What you will do -> Output each record below exactly, and include all of them.

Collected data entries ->
***

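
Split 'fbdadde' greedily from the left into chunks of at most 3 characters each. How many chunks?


'fbdadde' has 7 characters.
Chunking with max size 3:
  Chunk 1: 'fbd' (positions 0-2)
  Chunk 2: 'add' (positions 3-5)
  Chunk 3: 'e' (positions 6-6)
Total chunks: ceil(7 / 3) = 3

3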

***

Response ->
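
Split 'fbdadde' greedily from the left into chunks of at most 3 characters each. How many chunks?


'fbdadde' has 7 characters.
Chunking with max size 3:
  Chunk 1: 'fbd' (positions 0-2)
  Chunk 2: 'add' (positions 3-5)
  Chunk 3: 'e' (positions 6-6)
Total chunks: ceil(7 / 3) = 3

3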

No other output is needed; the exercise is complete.